Copy all of the entries that follow, exactly.

> INFORMATION PROVIDED:
-------------------------
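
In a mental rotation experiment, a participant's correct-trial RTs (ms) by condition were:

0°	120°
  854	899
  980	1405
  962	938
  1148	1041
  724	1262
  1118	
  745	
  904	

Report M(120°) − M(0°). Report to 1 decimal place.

M(0°) = 7435/8 = 929.375
M(120°) = 5545/5 = 1109.000
Difference = 1109.000 − 929.375 = 179.625 ms

179.6 ms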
-------------------------
> OUTPUT OF THE EXERCISE:
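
In a mental rotation experiment, a participant's correct-trial RTs (ms) by condition were:

0°	120°
  854	899
  980	1405
  962	938
  1148	1041
  724	1262
  1118	
  745	
  904	

Report M(120°) − M(0°). Report to 1 decimal place.

M(0°) = 7435/8 = 929.375
M(120°) = 5545/5 = 1109.000
Difference = 1109.000 − 929.375 = 179.625 ms

179.6 ms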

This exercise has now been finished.